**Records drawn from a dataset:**
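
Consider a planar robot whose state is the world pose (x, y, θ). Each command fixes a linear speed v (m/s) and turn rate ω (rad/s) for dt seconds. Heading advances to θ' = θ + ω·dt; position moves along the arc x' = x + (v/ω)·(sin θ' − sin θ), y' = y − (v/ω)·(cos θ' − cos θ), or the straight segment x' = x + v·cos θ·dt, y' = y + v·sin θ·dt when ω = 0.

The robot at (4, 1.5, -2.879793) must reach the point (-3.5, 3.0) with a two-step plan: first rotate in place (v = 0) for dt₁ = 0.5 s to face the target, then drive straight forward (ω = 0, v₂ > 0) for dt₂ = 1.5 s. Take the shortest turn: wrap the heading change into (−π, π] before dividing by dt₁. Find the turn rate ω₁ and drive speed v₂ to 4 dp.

heading to target = atan2(3−1.5, -3.5−4) = 2.9442
Δθ = wrap(2.9442 − -2.8798) = -0.4592; ω₁ = Δθ/dt₁ = -0.9184
distance = √((-3.5−4)² + (3−1.5)²) = 7.6485; v₂ = distance/dt₂ = 5.0990

ω₁ = -0.9184, v₂ = 5.0990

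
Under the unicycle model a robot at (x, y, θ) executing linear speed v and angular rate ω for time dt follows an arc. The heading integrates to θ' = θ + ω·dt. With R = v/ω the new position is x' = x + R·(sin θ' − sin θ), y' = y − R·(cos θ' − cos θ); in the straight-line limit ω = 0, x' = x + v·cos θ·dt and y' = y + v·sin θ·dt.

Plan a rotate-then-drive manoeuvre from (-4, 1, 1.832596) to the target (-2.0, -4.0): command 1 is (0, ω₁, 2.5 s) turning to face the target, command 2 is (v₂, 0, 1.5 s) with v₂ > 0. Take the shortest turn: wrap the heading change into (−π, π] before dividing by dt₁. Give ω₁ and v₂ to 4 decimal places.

heading to target = atan2(-4−1, -2−-4) = -1.1903
Δθ = wrap(-1.1903 − 1.8326) = -3.0229; ω₁ = Δθ/dt₁ = -1.2092
distance = √((-2−-4)² + (-4−1)²) = 5.3852; v₂ = distance/dt₂ = 3.5901

ω₁ = -1.2092, v₂ = 3.5901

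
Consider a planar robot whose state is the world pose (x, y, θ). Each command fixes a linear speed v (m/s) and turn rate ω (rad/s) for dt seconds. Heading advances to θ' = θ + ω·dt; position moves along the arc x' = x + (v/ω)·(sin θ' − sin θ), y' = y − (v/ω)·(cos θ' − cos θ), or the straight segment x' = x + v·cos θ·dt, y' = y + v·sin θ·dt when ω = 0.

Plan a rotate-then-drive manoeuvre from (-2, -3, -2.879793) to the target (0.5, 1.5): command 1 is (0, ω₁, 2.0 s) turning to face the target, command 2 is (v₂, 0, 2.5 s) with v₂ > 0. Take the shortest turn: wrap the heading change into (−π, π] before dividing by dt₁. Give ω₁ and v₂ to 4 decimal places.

heading to target = atan2(1.5−-3, 0.5−-2) = 1.0637
Δθ = wrap(1.0637 − -2.8798) = -2.3397; ω₁ = Δθ/dt₁ = -1.1698
distance = √((0.5−-2)² + (1.5−-3)²) = 5.1478; v₂ = distance/dt₂ = 2.0591

ω₁ = -1.1698, v₂ = 2.0591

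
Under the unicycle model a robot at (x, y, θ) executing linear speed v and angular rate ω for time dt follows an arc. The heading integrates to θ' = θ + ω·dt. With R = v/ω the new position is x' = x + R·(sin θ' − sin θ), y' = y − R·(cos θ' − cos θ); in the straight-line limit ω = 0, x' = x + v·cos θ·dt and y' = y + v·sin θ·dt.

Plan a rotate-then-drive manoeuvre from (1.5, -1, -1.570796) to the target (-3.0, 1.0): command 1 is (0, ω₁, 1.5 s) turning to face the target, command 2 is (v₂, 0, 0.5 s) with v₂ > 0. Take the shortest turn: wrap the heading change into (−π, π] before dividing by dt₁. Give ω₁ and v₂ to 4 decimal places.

ω₁ = -1.3260, v₂ = 9.8489

heading to target = atan2(1−-1, -3−1.5) = 2.7234
Δθ = wrap(2.7234 − -1.5708) = -1.9890; ω₁ = Δθ/dt₁ = -1.3260
distance = √((-3−1.5)² + (1−-1)²) = 4.9244; v₂ = distance/dt₂ = 9.8489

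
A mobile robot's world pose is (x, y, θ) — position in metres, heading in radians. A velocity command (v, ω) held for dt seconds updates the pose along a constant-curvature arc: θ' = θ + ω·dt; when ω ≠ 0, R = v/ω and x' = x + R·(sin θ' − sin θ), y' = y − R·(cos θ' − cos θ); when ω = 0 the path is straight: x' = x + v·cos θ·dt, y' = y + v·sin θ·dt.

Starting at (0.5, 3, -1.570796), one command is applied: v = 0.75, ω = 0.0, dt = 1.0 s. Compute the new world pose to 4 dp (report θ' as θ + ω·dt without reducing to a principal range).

θ' = -1.5708 + 0.0·1.0 = -1.5708
ω = 0 → straight: x' = 0.5 + 0.75·cos(-1.5708)·1.0 = 0.5000
y' = 3 + 0.75·sin(-1.5708)·1.0 = 2.2500

(0.5000, 2.2500, -1.5708)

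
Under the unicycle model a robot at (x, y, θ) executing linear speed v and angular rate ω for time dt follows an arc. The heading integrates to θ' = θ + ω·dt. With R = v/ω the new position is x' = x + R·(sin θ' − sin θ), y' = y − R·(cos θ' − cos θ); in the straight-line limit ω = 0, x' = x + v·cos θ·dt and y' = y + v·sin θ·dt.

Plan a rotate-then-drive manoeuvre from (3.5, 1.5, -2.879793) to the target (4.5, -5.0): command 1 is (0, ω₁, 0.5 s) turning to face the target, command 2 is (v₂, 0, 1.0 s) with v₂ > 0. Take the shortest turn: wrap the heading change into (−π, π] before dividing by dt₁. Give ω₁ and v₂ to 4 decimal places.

heading to target = atan2(-5−1.5, 4.5−3.5) = -1.4181
Δθ = wrap(-1.4181 − -2.8798) = 1.4616; ω₁ = Δθ/dt₁ = 2.9233
distance = √((4.5−3.5)² + (-5−1.5)²) = 6.5765; v₂ = distance/dt₂ = 6.5765

ω₁ = 2.9233, v₂ = 6.5765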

**What the task asks:** Repeat every line of the records, exactly as given.

**Completed exercise:**
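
Consider a planar robot whose state is the world pose (x, y, θ). Each command fixes a linear speed v (m/s) and turn rate ω (rad/s) for dt seconds. Heading advances to θ' = θ + ω·dt; position moves along the arc x' = x + (v/ω)·(sin θ' − sin θ), y' = y − (v/ω)·(cos θ' − cos θ), or the straight segment x' = x + v·cos θ·dt, y' = y + v·sin θ·dt when ω = 0.

The robot at (4, 1.5, -2.879793) must reach the point (-3.5, 3.0) with a two-step plan: first rotate in place (v = 0) for dt₁ = 0.5 s to face the target, then drive straight forward (ω = 0, v₂ > 0) for dt₂ = 1.5 s. Take the shortest turn: wrap the heading change into (−π, π] before dividing by dt₁. Find the turn rate ω₁ and drive speed v₂ to 4 dp.

heading to target = atan2(3−1.5, -3.5−4) = 2.9442
Δθ = wrap(2.9442 − -2.8798) = -0.4592; ω₁ = Δθ/dt₁ = -0.9184
distance = √((-3.5−4)² + (3−1.5)²) = 7.6485; v₂ = distance/dt₂ = 5.0990

ω₁ = -0.9184, v₂ = 5.0990

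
Under the unicycle model a robot at (x, y, θ) executing linear speed v and angular rate ω for time dt follows an arc. The heading integrates to θ' = θ + ω·dt. With R = v/ω the new position is x' = x + R·(sin θ' − sin θ), y' = y − R·(cos θ' − cos θ); in the straight-line limit ω = 0, x' = x + v·cos θ·dt and y' = y + v·sin θ·dt.

Plan a rotate-then-drive manoeuvre from (-4, 1, 1.832596) to the target (-2.0, -4.0): command 1 is (0, ω₁, 2.5 s) turning to face the target, command 2 is (v₂, 0, 1.5 s) with v₂ > 0. Take the shortest turn: wrap the heading change into (−π, π] before dividing by dt₁. Give ω₁ and v₂ to 4 decimal places.

heading to target = atan2(-4−1, -2−-4) = -1.1903
Δθ = wrap(-1.1903 − 1.8326) = -3.0229; ω₁ = Δθ/dt₁ = -1.2092
distance = √((-2−-4)² + (-4−1)²) = 5.3852; v₂ = distance/dt₂ = 3.5901

ω₁ = -1.2092, v₂ = 3.5901

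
Consider a planar robot whose state is the world pose (x, y, θ). Each command fixes a linear speed v (m/s) and turn rate ω (rad/s) for dt seconds. Heading advances to θ' = θ + ω·dt; position moves along the arc x' = x + (v/ω)·(sin θ' − sin θ), y' = y − (v/ω)·(cos θ' − cos θ), or the straight segment x' = x + v·cos θ·dt, y' = y + v·sin θ·dt when ω = 0.

Plan a rotate-then-drive manoeuvre from (-2, -3, -2.879793) to the target (0.5, 1.5): command 1 is (0, ω₁, 2.0 s) turning to face the target, command 2 is (v₂, 0, 2.5 s) with v₂ > 0. Take the shortest turn: wrap the heading change into (−π, π] before dividing by dt₁. Give ω₁ and v₂ to 4 decimal places.

heading to target = atan2(1.5−-3, 0.5−-2) = 1.0637
Δθ = wrap(1.0637 − -2.8798) = -2.3397; ω₁ = Δθ/dt₁ = -1.1698
distance = √((0.5−-2)² + (1.5−-3)²) = 5.1478; v₂ = distance/dt₂ = 2.0591

ω₁ = -1.1698, v₂ = 2.0591

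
Under the unicycle model a robot at (x, y, θ) executing linear speed v and angular rate ω for time dt follows an arc. The heading integrates to θ' = θ + ω·dt. With R = v/ω the new position is x' = x + R·(sin θ' − sin θ), y' = y − R·(cos θ' − cos θ); in the straight-line limit ω = 0, x' = x + v·cos θ·dt and y' = y + v·sin θ·dt.

Plan a rotate-then-drive manoeuvre from (1.5, -1, -1.570796) to the target (-3.0, 1.0): command 1 is (0, ω₁, 1.5 s) turning to face the target, command 2 is (v₂, 0, 0.5 s) with v₂ > 0. Take the shortest turn: wrap the heading change into (−π, π] before dividing by dt₁. Give ω₁ and v₂ to 4 decimal places.

ω₁ = -1.3260, v₂ = 9.8489

heading to target = atan2(1−-1, -3−1.5) = 2.7234
Δθ = wrap(2.7234 − -1.5708) = -1.9890; ω₁ = Δθ/dt₁ = -1.3260
distance = √((-3−1.5)² + (1−-1)²) = 4.9244; v₂ = distance/dt₂ = 9.8489

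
A mobile robot's world pose is (x, y, θ) — position in metres, heading in radians. A velocity command (v, ω) held for dt seconds updates the pose along a constant-curvature arc: θ' = θ + ω·dt; when ω ≠ 0, R = v/ω and x' = x + R·(sin θ' − sin θ), y' = y − R·(cos θ' − cos θ); when ω = 0 the path is straight: x' = x + v·cos θ·dt, y' = y + v·sin θ·dt.

Starting at (0.5, 3, -1.570796), one command is applied: v = 0.75, ω = 0.0, dt = 1.0 s. Compute the new world pose to 4 dp (report θ' as θ + ω·dt without reducing to a principal range).

θ' = -1.5708 + 0.0·1.0 = -1.5708
ω = 0 → straight: x' = 0.5 + 0.75·cos(-1.5708)·1.0 = 0.5000
y' = 3 + 0.75·sin(-1.5708)·1.0 = 2.2500

(0.5000, 2.2500, -1.5708)

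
Under the unicycle model a robot at (x, y, θ) executing linear speed v and angular rate ω for time dt follows an arc. The heading integrates to θ' = θ + ω·dt. With R = v/ω the new position is x' = x + R·(sin θ' − sin θ), y' = y − R·(cos θ' − cos θ); in the straight-line limit ω = 0, x' = x + v·cos θ·dt and y' = y + v·sin θ·dt.

Plan a rotate-then-drive manoeuvre from (3.5, 1.5, -2.879793) to the target (4.5, -5.0): command 1 is (0, ω₁, 0.5 s) turning to face the target, command 2 is (v₂, 0, 1.0 s) with v₂ > 0. Take the shortest turn: wrap the heading change into (−π, π] before dividing by dt₁. Give ω₁ and v₂ to 4 decimal places.

heading to target = atan2(-5−1.5, 4.5−3.5) = -1.4181
Δθ = wrap(-1.4181 − -2.8798) = 1.4616; ω₁ = Δθ/dt₁ = 2.9233
distance = √((4.5−3.5)² + (-5−1.5)²) = 6.5765; v₂ = distance/dt₂ = 6.5765

ω₁ = 2.9233, v₂ = 6.5765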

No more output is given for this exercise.